Task instructions: Your answer must be the exact lines from the one holding "n4 := n1 ⊽ n3" through the final line of the records below, both included, and nothing more.

Records:

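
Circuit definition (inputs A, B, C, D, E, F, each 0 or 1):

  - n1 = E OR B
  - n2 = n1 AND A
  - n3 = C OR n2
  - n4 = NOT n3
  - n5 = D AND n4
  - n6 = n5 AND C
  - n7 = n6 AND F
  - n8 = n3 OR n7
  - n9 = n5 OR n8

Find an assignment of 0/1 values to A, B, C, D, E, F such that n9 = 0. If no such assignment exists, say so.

Check with A=0, B=0, C=0, D=0, E=0, F=1:
n1 = E OR B = 0 OR 0 = 0
n2 = n1 AND A = 0 AND 0 = 0
n3 = C OR n2 = 0 OR 0 = 0
n4 = NOT n3 = NOT 0 = 1
n5 = D AND n4 = 0 AND 1 = 0
n6 = n5 AND C = 0 AND 0 = 0
n7 = n6 AND F = 0 AND 1 = 0
n8 = n3 OR n7 = 0 OR 0 = 0
n9 = n5 OR n8 = 0 OR 0 = 0
So n9 = 0 as required.

A=0, B=0, C=0, D=0, E=0, F=1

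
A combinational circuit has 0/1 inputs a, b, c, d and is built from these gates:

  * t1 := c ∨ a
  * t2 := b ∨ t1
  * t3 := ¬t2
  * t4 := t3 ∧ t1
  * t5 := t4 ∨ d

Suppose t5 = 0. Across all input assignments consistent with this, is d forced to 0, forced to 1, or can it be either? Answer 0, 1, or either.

0

t5 = t4 ∨ d must be 0, so both t4 = 0 and d = 0.
t4 = t3 ∧ t1 must be 0, so at least one of t3, t1 is 0.
Every assignment with t5 = 0 has d = 0; there are 8 such assignment(s).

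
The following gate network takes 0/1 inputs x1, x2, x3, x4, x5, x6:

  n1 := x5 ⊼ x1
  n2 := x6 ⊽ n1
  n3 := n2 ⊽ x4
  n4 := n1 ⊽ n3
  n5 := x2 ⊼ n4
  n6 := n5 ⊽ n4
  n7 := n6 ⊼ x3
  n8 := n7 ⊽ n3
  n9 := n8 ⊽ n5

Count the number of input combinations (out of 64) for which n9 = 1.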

Solution to this task:
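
  n4 := n1 ⊽ n3
  n5 := x2 ⊼ n4
  n6 := n5 ⊽ n4
  n7 := n6 ⊼ x3
  n8 := n7 ⊽ n3
  n9 := n8 ⊽ n5

Count the number of input combinations (out of 64) for which n9 = 1.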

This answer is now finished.